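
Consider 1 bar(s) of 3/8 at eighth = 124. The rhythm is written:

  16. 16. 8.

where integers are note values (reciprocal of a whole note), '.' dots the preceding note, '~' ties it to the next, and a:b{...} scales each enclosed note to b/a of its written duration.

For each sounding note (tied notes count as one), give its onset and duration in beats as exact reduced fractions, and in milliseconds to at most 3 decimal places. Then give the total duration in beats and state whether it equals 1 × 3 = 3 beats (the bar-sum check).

1) 0.0ms=0b +362.903ms=3/4b
2) 362.903ms=3/4b +362.903ms=3/4b
3) 725.806ms=3/2b +725.806ms=3/2b
Σ=3b of 3 (124bpm 3/8) — PASS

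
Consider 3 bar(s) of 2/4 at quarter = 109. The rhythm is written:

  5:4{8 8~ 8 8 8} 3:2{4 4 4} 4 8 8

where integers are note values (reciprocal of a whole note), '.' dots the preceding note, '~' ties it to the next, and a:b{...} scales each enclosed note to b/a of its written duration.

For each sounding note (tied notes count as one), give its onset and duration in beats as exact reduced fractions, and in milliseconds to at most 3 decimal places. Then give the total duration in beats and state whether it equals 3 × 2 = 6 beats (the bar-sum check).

1) 0.0ms=0b +220.183ms=2/5b
2) 220.183ms=2/5b +440.367ms=4/5b
3) 660.55ms=6/5b +220.183ms=2/5b
4) 880.734ms=8/5b +220.183ms=2/5b
5) 1100.917ms=2b +366.972ms=2/3b
6) 1467.89ms=8/3b +366.972ms=2/3b
7) 1834.862ms=10/3b +366.972ms=2/3b
8) 2201.835ms=4b +550.459ms=1b
9) 2752.294ms=5b +275.229ms=1/2b
10) 3027.523ms=11/2b +275.229ms=1/2b
Σ=6b of 6 (109bpm 2/4) — PASS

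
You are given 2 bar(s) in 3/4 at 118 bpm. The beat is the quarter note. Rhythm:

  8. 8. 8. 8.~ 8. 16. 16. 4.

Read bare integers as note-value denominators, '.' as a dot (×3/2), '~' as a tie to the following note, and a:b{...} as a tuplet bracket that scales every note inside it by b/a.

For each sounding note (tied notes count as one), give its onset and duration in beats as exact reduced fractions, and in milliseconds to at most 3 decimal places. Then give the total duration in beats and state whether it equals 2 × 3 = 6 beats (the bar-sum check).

1) 0.0ms=0b +381.356ms=3/4b
2) 381.356ms=3/4b +381.356ms=3/4b
3) 762.712ms=3/2b +381.356ms=3/4b
4) 1144.068ms=9/4b +762.712ms=3/2b
5) 1906.78ms=15/4b +190.678ms=3/8b
6) 2097.458ms=33/8b +190.678ms=3/8b
7) 2288.136ms=9/2b +762.712ms=3/2b
Σ=6b of 6 (118bpm 3/4) — PASS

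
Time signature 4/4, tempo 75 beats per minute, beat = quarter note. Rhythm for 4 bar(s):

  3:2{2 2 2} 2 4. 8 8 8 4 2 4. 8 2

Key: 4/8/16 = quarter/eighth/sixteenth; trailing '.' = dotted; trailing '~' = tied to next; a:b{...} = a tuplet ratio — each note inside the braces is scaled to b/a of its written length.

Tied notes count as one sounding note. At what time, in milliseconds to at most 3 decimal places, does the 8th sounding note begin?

note 8 onset = 17/2b = 6800.0ms

1. 0.0ms @ 0 + 1066.667ms (4/3)
2. 1066.667ms @ 4/3 + 1066.667ms (4/3)
3. 2133.333ms @ 8/3 + 1066.667ms (4/3)
4. 3200.0ms @ 4 + 1600.0ms (2)
5. 4800.0ms @ 6 + 1200.0ms (3/2)
6. 6000.0ms @ 15/2 + 400.0ms (1/2)
7. 6400.0ms @ 8 + 400.0ms (1/2)
8. 6800.0ms @ 17/2 + 400.0ms (1/2)
9. 7200.0ms @ 9 + 800.0ms (1)
10. 8000.0ms @ 10 + 1600.0ms (2)
11. 9600.0ms @ 12 + 1200.0ms (3/2)
12. 10800.0ms @ 27/2 + 400.0ms (1/2)
13. 11200.0ms @ 14 + 1600.0ms (2)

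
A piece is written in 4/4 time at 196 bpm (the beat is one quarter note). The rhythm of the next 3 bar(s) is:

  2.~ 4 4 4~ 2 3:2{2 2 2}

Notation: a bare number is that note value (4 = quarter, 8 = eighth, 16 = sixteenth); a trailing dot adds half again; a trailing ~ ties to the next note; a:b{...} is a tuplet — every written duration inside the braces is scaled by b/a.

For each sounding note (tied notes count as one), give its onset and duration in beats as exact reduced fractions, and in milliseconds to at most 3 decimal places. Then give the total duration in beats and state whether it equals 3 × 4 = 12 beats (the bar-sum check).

1) 0.0ms=0b +1224.49ms=4b
2) 1224.49ms=4b +306.122ms=1b
3) 1530.612ms=5b +918.367ms=3b
4) 2448.98ms=8b +408.163ms=4/3b
5) 2857.143ms=28/3b +408.163ms=4/3b
6) 3265.306ms=32/3b +408.163ms=4/3b
Σ=12b of 12 (196bpm 4/4) — PASS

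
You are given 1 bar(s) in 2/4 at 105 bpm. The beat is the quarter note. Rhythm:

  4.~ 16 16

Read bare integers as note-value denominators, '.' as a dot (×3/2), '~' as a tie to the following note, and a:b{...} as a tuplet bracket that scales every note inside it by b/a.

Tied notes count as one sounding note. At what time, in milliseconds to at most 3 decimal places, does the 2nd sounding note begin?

note 2 onset = 7/4b = 1000.0ms

1. 0.0ms @ 0 + 1000.0ms (7/4)
2. 1000.0ms @ 7/4 + 142.857ms (1/4)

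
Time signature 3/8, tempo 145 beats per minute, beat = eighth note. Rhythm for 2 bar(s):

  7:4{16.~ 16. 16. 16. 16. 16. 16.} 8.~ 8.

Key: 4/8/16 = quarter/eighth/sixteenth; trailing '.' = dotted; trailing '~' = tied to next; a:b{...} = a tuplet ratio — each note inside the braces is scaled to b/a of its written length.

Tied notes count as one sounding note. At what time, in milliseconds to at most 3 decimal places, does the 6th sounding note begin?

1. 0.0ms @ 0 + 354.68ms (6/7)
2. 354.68ms @ 6/7 + 177.34ms (3/7)
3. 532.02ms @ 9/7 + 177.34ms (3/7)
4. 709.36ms @ 12/7 + 177.34ms (3/7)
5. 886.7ms @ 15/7 + 177.34ms (3/7)
6. 1064.039ms @ 18/7 + 177.34ms (3/7)
7. 1241.379ms @ 3 + 1241.379ms (3)

note 6 onset = 18/7b = 1064.039ms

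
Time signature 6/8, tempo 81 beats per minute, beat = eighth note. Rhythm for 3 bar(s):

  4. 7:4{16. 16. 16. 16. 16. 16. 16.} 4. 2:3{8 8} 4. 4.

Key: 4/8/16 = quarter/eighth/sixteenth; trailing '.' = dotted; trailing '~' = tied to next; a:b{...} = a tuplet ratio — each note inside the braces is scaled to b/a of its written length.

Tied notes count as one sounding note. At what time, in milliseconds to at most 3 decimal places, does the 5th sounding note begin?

note 5 onset = 30/7b = 3174.603ms

1. 0.0ms @ 0 + 2222.222ms (3)
2. 2222.222ms @ 3 + 317.46ms (3/7)
3. 2539.683ms @ 24/7 + 317.46ms (3/7)
4. 2857.143ms @ 27/7 + 317.46ms (3/7)
5. 3174.603ms @ 30/7 + 317.46ms (3/7)
6. 3492.063ms @ 33/7 + 317.46ms (3/7)
7. 3809.524ms @ 36/7 + 317.46ms (3/7)
8. 4126.984ms @ 39/7 + 317.46ms (3/7)
9. 4444.444ms @ 6 + 2222.222ms (3)
10. 6666.667ms @ 9 + 1111.111ms (3/2)
11. 7777.778ms @ 21/2 + 1111.111ms (3/2)
12. 8888.889ms @ 12 + 2222.222ms (3)
13. 11111.111ms @ 15 + 2222.222ms (3)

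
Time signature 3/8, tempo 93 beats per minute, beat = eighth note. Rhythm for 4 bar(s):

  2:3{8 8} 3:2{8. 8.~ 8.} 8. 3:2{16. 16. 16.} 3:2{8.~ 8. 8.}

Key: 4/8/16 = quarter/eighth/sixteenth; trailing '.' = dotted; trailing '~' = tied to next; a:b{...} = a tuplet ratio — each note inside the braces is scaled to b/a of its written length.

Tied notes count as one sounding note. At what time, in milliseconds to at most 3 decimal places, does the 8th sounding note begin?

note 8 onset = 17/2b = 5483.871ms

1. 0.0ms @ 0 + 967.742ms (3/2)
2. 967.742ms @ 3/2 + 967.742ms (3/2)
3. 1935.484ms @ 3 + 645.161ms (1)
4. 2580.645ms @ 4 + 1290.323ms (2)
5. 3870.968ms @ 6 + 967.742ms (3/2)
6. 4838.71ms @ 15/2 + 322.581ms (1/2)
7. 5161.29ms @ 8 + 322.581ms (1/2)
8. 5483.871ms @ 17/2 + 322.581ms (1/2)
9. 5806.452ms @ 9 + 1290.323ms (2)
10. 7096.774ms @ 11 + 645.161ms (1)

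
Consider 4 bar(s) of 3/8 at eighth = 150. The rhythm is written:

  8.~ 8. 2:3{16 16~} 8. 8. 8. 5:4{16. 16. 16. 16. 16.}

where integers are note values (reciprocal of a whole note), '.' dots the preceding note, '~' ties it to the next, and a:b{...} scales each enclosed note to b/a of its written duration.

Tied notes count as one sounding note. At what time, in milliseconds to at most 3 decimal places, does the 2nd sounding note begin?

1. 0.0ms @ 0 + 1200.0ms (3)
2. 1200.0ms @ 3 + 300.0ms (3/4)
3. 1500.0ms @ 15/4 + 900.0ms (9/4)
4. 2400.0ms @ 6 + 600.0ms (3/2)
5. 3000.0ms @ 15/2 + 600.0ms (3/2)
6. 3600.0ms @ 9 + 240.0ms (3/5)
7. 3840.0ms @ 48/5 + 240.0ms (3/5)
8. 4080.0ms @ 51/5 + 240.0ms (3/5)
9. 4320.0ms @ 54/5 + 240.0ms (3/5)
10. 4560.0ms @ 57/5 + 240.0ms (3/5)

note 2 onset = 3b = 1200.0ms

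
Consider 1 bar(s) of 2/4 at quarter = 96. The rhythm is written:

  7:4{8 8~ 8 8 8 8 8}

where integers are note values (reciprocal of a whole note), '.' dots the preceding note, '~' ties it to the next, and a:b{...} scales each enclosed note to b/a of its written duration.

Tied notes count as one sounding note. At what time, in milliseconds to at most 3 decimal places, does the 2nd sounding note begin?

note 2 onset = 2/7b = 178.571ms

1. 0.0ms @ 0 + 178.571ms (2/7)
2. 178.571ms @ 2/7 + 357.143ms (4/7)
3. 535.714ms @ 6/7 + 178.571ms (2/7)
4. 714.286ms @ 8/7 + 178.571ms (2/7)
5. 892.857ms @ 10/7 + 178.571ms (2/7)
6. 1071.429ms @ 12/7 + 178.571ms (2/7)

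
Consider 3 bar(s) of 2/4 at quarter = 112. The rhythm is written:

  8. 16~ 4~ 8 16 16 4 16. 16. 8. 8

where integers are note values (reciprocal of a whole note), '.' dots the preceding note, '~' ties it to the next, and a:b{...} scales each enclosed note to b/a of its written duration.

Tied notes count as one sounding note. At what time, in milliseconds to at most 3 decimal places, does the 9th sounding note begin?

1. 0.0ms @ 0 + 401.786ms (3/4)
2. 401.786ms @ 3/4 + 937.5ms (7/4)
3. 1339.286ms @ 5/2 + 133.929ms (1/4)
4. 1473.214ms @ 11/4 + 133.929ms (1/4)
5. 1607.143ms @ 3 + 535.714ms (1)
6. 2142.857ms @ 4 + 200.893ms (3/8)
7. 2343.75ms @ 35/8 + 200.893ms (3/8)
8. 2544.643ms @ 19/4 + 401.786ms (3/4)
9. 2946.429ms @ 11/2 + 267.857ms (1/2)

note 9 onset = 11/2b = 2946.429ms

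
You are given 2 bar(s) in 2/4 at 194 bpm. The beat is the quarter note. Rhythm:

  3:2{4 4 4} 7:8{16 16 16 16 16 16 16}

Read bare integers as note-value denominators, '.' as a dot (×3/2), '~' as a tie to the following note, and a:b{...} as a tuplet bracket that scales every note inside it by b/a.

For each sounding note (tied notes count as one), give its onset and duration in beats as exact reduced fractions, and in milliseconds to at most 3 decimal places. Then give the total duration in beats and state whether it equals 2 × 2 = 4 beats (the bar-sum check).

1) 0.0ms=0b +206.186ms=2/3b
2) 206.186ms=2/3b +206.186ms=2/3b
3) 412.371ms=4/3b +206.186ms=2/3b
4) 618.557ms=2b +88.365ms=2/7b
5) 706.922ms=16/7b +88.365ms=2/7b
6) 795.287ms=18/7b +88.365ms=2/7b
7) 883.652ms=20/7b +88.365ms=2/7b
8) 972.018ms=22/7b +88.365ms=2/7b
9) 1060.383ms=24/7b +88.365ms=2/7b
10) 1148.748ms=26/7b +88.365ms=2/7b
Σ=4b of 4 (194bpm 2/4) — PASS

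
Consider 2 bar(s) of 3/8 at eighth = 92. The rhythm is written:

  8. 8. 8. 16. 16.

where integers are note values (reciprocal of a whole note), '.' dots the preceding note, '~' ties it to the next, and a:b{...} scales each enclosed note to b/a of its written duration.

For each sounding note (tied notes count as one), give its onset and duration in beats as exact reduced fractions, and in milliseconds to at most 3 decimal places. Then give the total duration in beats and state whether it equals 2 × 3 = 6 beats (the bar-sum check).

1) 0.0ms=0b +978.261ms=3/2b
2) 978.261ms=3/2b +978.261ms=3/2b
3) 1956.522ms=3b +978.261ms=3/2b
4) 2934.783ms=9/2b +489.13ms=3/4b
5) 3423.913ms=21/4b +489.13ms=3/4b
Σ=6b of 6 (92bpm 3/8) — PASS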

◆ What to work on ◆
Only lines with the word "given" belong in the answer; copy each of them from the material above.

◆ Result ◆
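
You are given 2 bar(s) in 3/4 at 118 bpm. The beat is the quarter note. Rhythm:
You are given 1 bar(s) in 2/4 at 105 bpm. The beat is the quarter note. Rhythm:
You are given 2 bar(s) in 2/4 at 194 bpm. The beat is the quarter note. Rhythm: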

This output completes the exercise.